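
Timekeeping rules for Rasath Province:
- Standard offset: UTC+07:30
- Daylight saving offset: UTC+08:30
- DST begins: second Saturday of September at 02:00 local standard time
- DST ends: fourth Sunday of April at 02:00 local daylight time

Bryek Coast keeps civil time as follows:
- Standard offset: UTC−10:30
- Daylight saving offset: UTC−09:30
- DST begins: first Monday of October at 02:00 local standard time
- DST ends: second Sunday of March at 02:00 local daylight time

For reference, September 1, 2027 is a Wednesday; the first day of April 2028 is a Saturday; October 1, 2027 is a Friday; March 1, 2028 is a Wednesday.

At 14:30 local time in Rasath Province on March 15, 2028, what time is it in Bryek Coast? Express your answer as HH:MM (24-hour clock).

1 September 2027 is a Wednesday, so the first Saturday is September 4 and the second is September 11.
1 April 2028 is a Saturday, so the first Sunday is April 2 and the fourth is April 23.
Daylight saving runs 11 September 2027 – 23 April 2028; March 15, 2028 is inside that window, so Rasath Province is at UTC+08:30.
14:30 Rasath Province − 8h30m = 06:00 UTC.
1 October 2027 is a Friday, so the first Monday is October 4.
1 March 2028 is a Wednesday, so the first Sunday is March 5 and the second is March 12.
At the standard offset (UTC−10:30), 06:00 UTC − 10h30m = 19:30 Bryek Coast standard time (rolling into the previous day, 14 March 2028).
Daylight saving runs 4 October 2027 – 12 March 2028; the standard-time date in Bryek Coast, March 14, 2028, is outside that window, so Bryek Coast is on standard time at UTC−10:30.
06:00 UTC − 10h30m = 19:30 Bryek Coast (rolling into the previous day, 14 March 2028).

19:30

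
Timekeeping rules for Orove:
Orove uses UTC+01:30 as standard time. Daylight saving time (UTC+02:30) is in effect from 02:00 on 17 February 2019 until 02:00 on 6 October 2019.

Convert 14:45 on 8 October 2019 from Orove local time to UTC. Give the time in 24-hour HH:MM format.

13:15

8 October 2019 is outside the daylight-saving period (17 February – 6 October), so Orove is on standard time, UTC+01:30.
14:45 local − 1h30m = 13:15 UTC.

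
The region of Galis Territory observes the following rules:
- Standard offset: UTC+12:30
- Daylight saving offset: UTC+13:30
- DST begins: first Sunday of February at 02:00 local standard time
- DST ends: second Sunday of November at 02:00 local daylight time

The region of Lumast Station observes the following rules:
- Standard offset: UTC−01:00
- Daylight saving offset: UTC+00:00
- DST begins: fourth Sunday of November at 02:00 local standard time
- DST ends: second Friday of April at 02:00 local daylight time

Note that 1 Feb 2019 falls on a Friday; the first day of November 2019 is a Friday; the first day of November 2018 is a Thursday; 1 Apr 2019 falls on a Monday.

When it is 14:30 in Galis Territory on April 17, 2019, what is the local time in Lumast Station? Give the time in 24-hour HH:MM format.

1 February 2019 is a Friday, so the first Sunday is February 3.
1 November 2019 is a Friday, so the first Sunday is November 3 and the second is November 10.
Daylight saving runs 3 February – 10 November; April 17, 2019 is inside that window, so Galis Territory is at UTC+13:30.
14:30 Galis Territory − 13h30m = 01:00 UTC.
1 November 2018 is a Thursday, so the first Sunday is November 4 and the fourth is November 25.
1 April 2019 is a Monday, so the first Friday is April 5 and the second is April 12.
At the standard offset (UTC−01:00), 01:00 UTC − 1h = 00:00 Lumast Station standard time.
Daylight saving runs 25 November 2018 – 12 April 2019; the standard-time date in Lumast Station, April 17, 2019, is outside that window, so Lumast Station is on standard time at UTC−01:00.
01:00 UTC − 1h = 00:00 Lumast Station.

00:00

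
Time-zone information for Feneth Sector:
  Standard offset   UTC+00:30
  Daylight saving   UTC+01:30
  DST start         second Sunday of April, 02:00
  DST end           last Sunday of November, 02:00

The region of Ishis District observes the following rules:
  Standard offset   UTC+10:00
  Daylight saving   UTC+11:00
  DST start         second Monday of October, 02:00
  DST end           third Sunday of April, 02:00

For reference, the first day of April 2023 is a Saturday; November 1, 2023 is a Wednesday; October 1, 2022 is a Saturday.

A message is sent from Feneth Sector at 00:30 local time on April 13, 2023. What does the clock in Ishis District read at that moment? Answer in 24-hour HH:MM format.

1 April 2023 is a Saturday, so the first Sunday is April 2 and the second is April 9.
1 November 2023 is a Wednesday, so Sundays fall on 5, 12, 19, 26; the last is November 26.
April 13, 2023 falls between 9 April and 26 November, so daylight saving is in effect and Feneth Sector is at UTC+01:30.
00:30 Feneth Sector − 1h30m = 23:00 UTC (rolling into the previous day, 12 April 2023).
1 October 2022 is a Saturday, so the first Monday is October 3 and the second is October 10.
1 April 2023 is a Saturday, so the first Sunday is April 2 and the third is April 16.
At the standard offset (UTC+10:00), 23:00 UTC + 10h = 09:00 Ishis District standard time (rolling into the next day, 13 April 2023).
The standard-time date in Ishis District, April 13, 2023, falls between 10 October 2022 and 16 April 2023, so daylight saving is in effect and Ishis District is at UTC+11:00.
23:00 UTC + 11h = 10:00 Ishis District (rolling into the next day, 13 April 2023).

10:00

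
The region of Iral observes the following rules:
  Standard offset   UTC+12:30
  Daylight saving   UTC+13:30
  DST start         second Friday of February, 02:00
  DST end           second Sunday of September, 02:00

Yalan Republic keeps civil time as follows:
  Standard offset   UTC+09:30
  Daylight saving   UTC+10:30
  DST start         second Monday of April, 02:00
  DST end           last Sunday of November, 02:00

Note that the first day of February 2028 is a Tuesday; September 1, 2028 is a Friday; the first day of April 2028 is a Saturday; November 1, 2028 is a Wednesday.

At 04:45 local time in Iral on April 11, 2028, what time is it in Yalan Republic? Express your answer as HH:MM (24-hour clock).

01:45

1 February 2028 is a Tuesday, so the first Friday is February 4 and the second is February 11.
1 September 2028 is a Friday, so the first Sunday is September 3 and the second is September 10.
April 11, 2028 falls between 11 February and 10 September, so daylight saving is in effect and Iral is at UTC+13:30.
04:45 Iral − 13h30m = 15:15 UTC (rolling into the previous day, 10 April 2028).
1 April 2028 is a Saturday, so the first Monday is April 3 and the second is April 10.
1 November 2028 is a Wednesday, so Sundays fall on 5, 12, 19, 26; the last is November 26.
At the standard offset (UTC+09:30), 15:15 UTC + 9h30m = 00:45 Yalan Republic standard time (rolling into the next day, 11 April 2028).
The standard-time date in Yalan Republic, April 11, 2028, falls between 10 April and 26 November, so daylight saving is in effect and Yalan Republic is at UTC+10:30.
15:15 UTC + 10h30m = 01:45 Yalan Republic (rolling into the next day, 11 April 2028).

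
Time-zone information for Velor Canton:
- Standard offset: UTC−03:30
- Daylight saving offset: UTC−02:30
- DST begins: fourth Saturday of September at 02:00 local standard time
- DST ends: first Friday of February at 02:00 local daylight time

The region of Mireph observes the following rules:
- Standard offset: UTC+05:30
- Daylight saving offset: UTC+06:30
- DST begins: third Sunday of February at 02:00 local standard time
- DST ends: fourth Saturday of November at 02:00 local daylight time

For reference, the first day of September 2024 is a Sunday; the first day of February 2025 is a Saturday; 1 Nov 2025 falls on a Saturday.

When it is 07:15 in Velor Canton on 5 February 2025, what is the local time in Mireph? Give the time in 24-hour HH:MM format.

1 September 2024 is a Sunday, so the first Saturday is September 7 and the fourth is September 28.
1 February 2025 is a Saturday, so the first Friday is February 7.
5 February 2025 falls between 28 September 2024 and 7 February 2025, so daylight saving is in effect and Velor Canton is at UTC−02:30.
07:15 Velor Canton + 2h30m = 09:45 UTC.
1 February 2025 is a Saturday, so the first Sunday is February 2 and the third is February 16.
1 November 2025 is a Saturday, so the first Saturday is November 1 and the fourth is November 22.
At the standard offset (UTC+05:30), 09:45 UTC + 5h30m = 15:15 Mireph standard time.
The standard-time date in Mireph, 5 February 2025, is outside the daylight-saving period (16 February – 22 November), so Mireph is on standard time, UTC+05:30.
09:45 UTC + 5h30m = 15:15 Mireph.

15:15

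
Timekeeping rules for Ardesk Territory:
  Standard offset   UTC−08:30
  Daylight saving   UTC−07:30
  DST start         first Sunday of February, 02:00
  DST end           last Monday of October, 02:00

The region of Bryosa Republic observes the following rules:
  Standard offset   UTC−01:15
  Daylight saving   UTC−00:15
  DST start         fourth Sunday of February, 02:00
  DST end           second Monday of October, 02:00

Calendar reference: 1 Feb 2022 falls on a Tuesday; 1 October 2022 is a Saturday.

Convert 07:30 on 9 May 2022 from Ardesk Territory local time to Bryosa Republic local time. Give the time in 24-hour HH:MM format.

1 February 2022 is a Tuesday, so the first Sunday is February 6.
1 October 2022 is a Saturday, so Mondays fall on 3, 10, 17, 24, 31; the last is October 31.
9 May 2022 lies within the daylight-saving period (6 February – 31 October), so Ardesk Territory is on daylight time, UTC−07:30.
07:30 Ardesk Territory + 7h30m = 15:00 UTC.
1 February 2022 is a Tuesday, so the first Sunday is February 6 and the fourth is February 27.
1 October 2022 is a Saturday, so the first Monday is October 3 and the second is October 10.
At the standard offset (UTC−01:15), 15:00 UTC − 1h15m = 13:45 Bryosa Republic standard time.
The standard-time date in Bryosa Republic, 9 May 2022, lies within the daylight-saving period (27 February – 10 October), so Bryosa Republic is on daylight time, UTC−00:15.
15:00 UTC − 0h15m = 14:45 Bryosa Republic.

14:45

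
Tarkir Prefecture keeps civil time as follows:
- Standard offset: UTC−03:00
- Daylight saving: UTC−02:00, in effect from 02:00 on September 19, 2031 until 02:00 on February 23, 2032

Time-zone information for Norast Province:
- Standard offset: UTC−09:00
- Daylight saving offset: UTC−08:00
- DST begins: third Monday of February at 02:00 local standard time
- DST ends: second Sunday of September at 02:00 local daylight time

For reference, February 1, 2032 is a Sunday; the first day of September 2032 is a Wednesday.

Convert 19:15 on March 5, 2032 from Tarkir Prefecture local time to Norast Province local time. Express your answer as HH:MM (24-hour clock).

March 5, 2032 is outside the daylight-saving period (19 September 2031 – 23 February 2032), so Tarkir Prefecture is on standard time, UTC−03:00.
19:15 Tarkir Prefecture + 3h = 22:15 UTC.
1 February 2032 is a Sunday, so the first Monday is February 2 and the third is February 16.
1 September 2032 is a Wednesday, so the first Sunday is September 5 and the second is September 12.
At the standard offset (UTC−09:00), 22:15 UTC − 9h = 13:15 Norast Province standard time.
The standard-time date in Norast Province, March 5, 2032, falls between 16 February and 12 September, so daylight saving is in effect and Norast Province is at UTC−08:00.
22:15 UTC − 8h = 14:15 Norast Province.

14:15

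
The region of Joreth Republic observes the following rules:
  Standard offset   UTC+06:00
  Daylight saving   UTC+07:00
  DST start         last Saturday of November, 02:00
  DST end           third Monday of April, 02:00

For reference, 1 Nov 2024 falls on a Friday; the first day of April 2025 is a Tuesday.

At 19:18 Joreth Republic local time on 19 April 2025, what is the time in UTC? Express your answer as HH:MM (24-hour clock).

1 November 2024 is a Friday, so Saturdays fall on 2, 9, 16, 23, 30; the last is November 30.
1 April 2025 is a Tuesday, so the first Monday is April 7 and the third is April 21.
19 April 2025 falls between 30 November 2024 and 21 April 2025, so daylight saving is in effect and Joreth Republic is at UTC+07:00.
19:18 local − 7h = 12:18 UTC.

12:18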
━━━━
#### PROBLEM REQUIREMENTS
In the entries above, restate word for word the lines between the one holding "Note that the" and the one holding "- DST ends: first", inclusive, and nothing besides.

#### EXERCISE SOLUTION
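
Note that the first day of February 2028 is a Tuesday; September 1, 2028 is a Friday; the first day of April 2028 is a Saturday; November 1, 2028 is a Wednesday.

At 04:45 local time in Iral on April 11, 2028, what time is it in Yalan Republic? Express your answer as HH:MM (24-hour clock).

01:45

1 February 2028 is a Tuesday, so the first Friday is February 4 and the second is February 11.
1 September 2028 is a Friday, so the first Sunday is September 3 and the second is September 10.
April 11, 2028 falls between 11 February and 10 September, so daylight saving is in effect and Iral is at UTC+13:30.
04:45 Iral − 13h30m = 15:15 UTC (rolling into the previous day, 10 April 2028).
1 April 2028 is a Saturday, so the first Monday is April 3 and the second is April 10.
1 November 2028 is a Wednesday, so Sundays fall on 5, 12, 19, 26; the last is November 26.
At the standard offset (UTC+09:30), 15:15 UTC + 9h30m = 00:45 Yalan Republic standard time (rolling into the next day, 11 April 2028).
The standard-time date in Yalan Republic, April 11, 2028, falls between 10 April and 26 November, so daylight saving is in effect and Yalan Republic is at UTC+10:30.
15:15 UTC + 10h30m = 01:45 Yalan Republic (rolling into the next day, 11 April 2028).

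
Time-zone information for Velor Canton:
- Standard offset: UTC−03:30
- Daylight saving offset: UTC−02:30
- DST begins: fourth Saturday of September at 02:00 local standard time
- DST ends: first Friday of February at 02:00 local daylight time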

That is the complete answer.